■ ACTIVITY ■
What is needed here is an exact repetition of the records below, beginning at the line that has "What is the age" and stopping after the line that has "Dave works as a engineer".

----

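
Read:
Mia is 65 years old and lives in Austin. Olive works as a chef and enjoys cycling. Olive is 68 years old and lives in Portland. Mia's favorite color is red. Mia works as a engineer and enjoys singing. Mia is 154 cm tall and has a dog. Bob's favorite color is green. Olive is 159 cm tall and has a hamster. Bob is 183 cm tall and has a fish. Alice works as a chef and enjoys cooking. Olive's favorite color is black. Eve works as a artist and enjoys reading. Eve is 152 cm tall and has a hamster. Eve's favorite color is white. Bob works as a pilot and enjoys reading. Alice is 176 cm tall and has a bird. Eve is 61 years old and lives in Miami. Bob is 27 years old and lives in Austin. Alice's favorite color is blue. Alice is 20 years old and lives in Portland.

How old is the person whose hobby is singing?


Person with hobby=singing is Mia, age 65

65


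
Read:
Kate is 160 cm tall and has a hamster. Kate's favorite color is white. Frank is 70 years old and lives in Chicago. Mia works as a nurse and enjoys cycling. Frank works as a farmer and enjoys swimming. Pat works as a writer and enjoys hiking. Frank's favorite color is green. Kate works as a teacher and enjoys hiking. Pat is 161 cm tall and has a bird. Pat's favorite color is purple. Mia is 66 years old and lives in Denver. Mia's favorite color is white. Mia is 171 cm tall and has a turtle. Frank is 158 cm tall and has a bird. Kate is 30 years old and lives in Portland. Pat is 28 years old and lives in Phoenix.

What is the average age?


Sum=194, n=4, avg=48.5

48.5


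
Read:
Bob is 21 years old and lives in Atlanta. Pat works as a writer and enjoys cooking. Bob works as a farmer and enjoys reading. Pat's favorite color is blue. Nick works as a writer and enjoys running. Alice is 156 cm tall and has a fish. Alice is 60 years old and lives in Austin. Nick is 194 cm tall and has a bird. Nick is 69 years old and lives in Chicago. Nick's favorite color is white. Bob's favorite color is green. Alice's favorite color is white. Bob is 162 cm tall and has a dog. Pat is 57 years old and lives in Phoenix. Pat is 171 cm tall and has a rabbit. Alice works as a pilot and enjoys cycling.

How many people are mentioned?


People: Pat, Bob, Nick, Alice. Count = 4

4


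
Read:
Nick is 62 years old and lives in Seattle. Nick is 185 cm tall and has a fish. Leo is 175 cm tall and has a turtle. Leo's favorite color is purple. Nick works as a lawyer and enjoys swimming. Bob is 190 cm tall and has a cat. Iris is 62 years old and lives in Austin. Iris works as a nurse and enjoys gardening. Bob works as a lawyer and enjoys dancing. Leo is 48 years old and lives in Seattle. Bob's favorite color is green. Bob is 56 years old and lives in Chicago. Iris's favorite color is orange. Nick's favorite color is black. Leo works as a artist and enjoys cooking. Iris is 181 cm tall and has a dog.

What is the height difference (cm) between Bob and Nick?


|190 - 185| = 5

5


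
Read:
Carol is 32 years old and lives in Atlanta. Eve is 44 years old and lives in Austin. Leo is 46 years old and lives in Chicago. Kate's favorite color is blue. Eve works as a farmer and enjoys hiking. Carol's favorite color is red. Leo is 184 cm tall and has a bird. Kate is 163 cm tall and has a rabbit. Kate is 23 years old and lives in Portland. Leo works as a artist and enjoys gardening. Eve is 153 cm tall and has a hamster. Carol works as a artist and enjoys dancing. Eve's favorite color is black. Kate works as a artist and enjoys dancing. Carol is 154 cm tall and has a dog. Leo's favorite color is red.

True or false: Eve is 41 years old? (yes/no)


Eve is actually 44. no

no


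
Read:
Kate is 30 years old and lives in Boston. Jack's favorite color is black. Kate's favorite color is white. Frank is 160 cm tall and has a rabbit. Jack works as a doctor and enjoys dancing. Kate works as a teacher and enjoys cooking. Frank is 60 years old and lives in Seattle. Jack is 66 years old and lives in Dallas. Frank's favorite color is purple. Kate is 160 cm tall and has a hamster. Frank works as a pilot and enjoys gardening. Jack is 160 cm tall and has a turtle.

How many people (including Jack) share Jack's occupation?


Jack is a doctor. Count = 1

1


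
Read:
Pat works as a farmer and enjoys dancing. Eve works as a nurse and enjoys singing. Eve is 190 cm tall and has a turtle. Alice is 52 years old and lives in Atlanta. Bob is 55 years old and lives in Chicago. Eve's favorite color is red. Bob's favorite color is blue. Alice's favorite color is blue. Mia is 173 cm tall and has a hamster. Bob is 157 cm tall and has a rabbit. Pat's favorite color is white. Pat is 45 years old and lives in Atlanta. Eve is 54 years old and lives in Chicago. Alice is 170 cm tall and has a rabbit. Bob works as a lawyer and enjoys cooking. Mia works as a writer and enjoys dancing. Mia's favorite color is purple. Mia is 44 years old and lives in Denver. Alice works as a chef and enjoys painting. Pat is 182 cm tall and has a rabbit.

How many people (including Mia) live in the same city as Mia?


Mia lives in Denver. Count = 1

1


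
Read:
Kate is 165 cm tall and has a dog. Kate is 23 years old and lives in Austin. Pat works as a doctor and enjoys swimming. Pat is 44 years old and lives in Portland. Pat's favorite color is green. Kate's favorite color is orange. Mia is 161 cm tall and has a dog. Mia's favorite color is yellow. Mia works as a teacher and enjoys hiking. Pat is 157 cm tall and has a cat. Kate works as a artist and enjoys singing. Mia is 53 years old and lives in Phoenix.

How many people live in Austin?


Count in Austin: 1

1


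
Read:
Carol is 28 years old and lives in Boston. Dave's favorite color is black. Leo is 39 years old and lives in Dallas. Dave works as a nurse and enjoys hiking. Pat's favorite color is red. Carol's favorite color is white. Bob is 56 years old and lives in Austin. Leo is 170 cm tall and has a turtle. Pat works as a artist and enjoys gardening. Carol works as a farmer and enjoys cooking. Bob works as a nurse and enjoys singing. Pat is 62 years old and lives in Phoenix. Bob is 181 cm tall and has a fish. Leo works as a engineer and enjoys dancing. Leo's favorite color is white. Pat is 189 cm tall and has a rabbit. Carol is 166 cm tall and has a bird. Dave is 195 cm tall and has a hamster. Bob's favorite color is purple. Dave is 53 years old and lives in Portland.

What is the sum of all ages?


39+28+56+53+62 = 238

238


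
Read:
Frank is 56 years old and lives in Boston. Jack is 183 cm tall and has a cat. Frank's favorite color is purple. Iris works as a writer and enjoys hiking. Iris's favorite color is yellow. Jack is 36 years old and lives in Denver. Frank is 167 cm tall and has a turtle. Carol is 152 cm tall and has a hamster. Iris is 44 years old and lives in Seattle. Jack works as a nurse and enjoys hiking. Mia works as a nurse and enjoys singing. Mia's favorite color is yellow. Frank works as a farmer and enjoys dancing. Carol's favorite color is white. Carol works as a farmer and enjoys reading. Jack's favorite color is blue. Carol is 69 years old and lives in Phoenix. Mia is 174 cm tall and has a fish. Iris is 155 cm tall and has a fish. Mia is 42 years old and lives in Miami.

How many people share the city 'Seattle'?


Count: 1

1


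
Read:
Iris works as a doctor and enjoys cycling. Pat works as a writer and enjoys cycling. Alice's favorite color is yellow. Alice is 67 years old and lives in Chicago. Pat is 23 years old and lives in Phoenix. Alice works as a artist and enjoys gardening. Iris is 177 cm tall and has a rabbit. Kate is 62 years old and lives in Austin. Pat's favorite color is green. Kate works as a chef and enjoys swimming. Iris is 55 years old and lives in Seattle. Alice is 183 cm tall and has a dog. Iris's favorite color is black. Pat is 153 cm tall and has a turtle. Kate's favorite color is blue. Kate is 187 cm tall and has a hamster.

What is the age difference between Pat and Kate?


|23 - 62| = 39

39


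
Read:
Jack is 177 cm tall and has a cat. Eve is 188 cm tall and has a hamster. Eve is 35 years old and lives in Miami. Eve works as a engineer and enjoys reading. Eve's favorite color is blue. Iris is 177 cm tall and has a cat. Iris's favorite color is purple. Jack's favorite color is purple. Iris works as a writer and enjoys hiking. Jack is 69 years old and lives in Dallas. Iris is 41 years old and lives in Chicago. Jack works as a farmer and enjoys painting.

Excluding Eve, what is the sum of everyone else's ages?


Sum (excluding Eve): 110

110


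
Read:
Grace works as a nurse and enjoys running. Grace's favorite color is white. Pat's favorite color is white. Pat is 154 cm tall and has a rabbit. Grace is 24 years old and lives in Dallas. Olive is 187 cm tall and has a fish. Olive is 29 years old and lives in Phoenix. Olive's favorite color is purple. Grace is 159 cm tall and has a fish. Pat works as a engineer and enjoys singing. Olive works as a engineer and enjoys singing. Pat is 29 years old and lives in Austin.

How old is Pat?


Pat is 29 years old

29


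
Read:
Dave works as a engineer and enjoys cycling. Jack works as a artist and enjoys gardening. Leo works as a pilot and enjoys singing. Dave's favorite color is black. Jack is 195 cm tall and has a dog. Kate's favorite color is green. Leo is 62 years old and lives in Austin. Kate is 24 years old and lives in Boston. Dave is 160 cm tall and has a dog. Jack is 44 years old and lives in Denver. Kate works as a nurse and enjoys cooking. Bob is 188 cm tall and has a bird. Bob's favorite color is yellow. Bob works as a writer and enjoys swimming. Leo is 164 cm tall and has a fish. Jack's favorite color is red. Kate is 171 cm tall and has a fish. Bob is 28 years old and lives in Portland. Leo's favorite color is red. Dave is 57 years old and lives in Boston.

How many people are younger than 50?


Filter: 3

3


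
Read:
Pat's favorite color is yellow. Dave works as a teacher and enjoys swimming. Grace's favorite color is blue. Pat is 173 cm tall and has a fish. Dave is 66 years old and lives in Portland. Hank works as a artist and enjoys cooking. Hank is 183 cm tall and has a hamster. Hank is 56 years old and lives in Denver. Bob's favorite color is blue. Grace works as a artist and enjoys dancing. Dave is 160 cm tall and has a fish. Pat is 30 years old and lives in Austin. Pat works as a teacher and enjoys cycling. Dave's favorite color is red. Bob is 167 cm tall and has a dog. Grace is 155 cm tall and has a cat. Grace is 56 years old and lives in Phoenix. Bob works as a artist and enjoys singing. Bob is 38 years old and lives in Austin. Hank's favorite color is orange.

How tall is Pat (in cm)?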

----

■ OUTPUT FOR THIS TASK ■
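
What is the age difference between Pat and Kate?


|23 - 62| = 39

39


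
Read:
Jack is 177 cm tall and has a cat. Eve is 188 cm tall and has a hamster. Eve is 35 years old and lives in Miami. Eve works as a engineer and enjoys reading. Eve's favorite color is blue. Iris is 177 cm tall and has a cat. Iris's favorite color is purple. Jack's favorite color is purple. Iris works as a writer and enjoys hiking. Jack is 69 years old and lives in Dallas. Iris is 41 years old and lives in Chicago. Jack works as a farmer and enjoys painting.

Excluding Eve, what is the sum of everyone else's ages?


Sum (excluding Eve): 110

110


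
Read:
Grace works as a nurse and enjoys running. Grace's favorite color is white. Pat's favorite color is white. Pat is 154 cm tall and has a rabbit. Grace is 24 years old and lives in Dallas. Olive is 187 cm tall and has a fish. Olive is 29 years old and lives in Phoenix. Olive's favorite color is purple. Grace is 159 cm tall and has a fish. Pat works as a engineer and enjoys singing. Olive works as a engineer and enjoys singing. Pat is 29 years old and lives in Austin.

How old is Pat?


Pat is 29 years old

29


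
Read:
Dave works as a engineer and enjoys cycling. Jack works as a artist and enjoys gardening. Leo works as a pilot and enjoys singing. Dave's favorite color is black. Jack is 195 cm tall and has a dog. Kate's favorite color is green. Leo is 62 years old and lives in Austin. Kate is 24 years old and lives in Boston. Dave is 160 cm tall and has a dog. Jack is 44 years old and lives in Denver. Kate works as a nurse and enjoys cooking. Bob is 188 cm tall and has a bird. Bob's favorite color is yellow. Bob works as a writer and enjoys swimming. Leo is 164 cm tall and has a fish. Jack's favorite color is red. Kate is 171 cm tall and has a fish. Bob is 28 years old and lives in Portland. Leo's favorite color is red. Dave is 57 years old and lives in Boston.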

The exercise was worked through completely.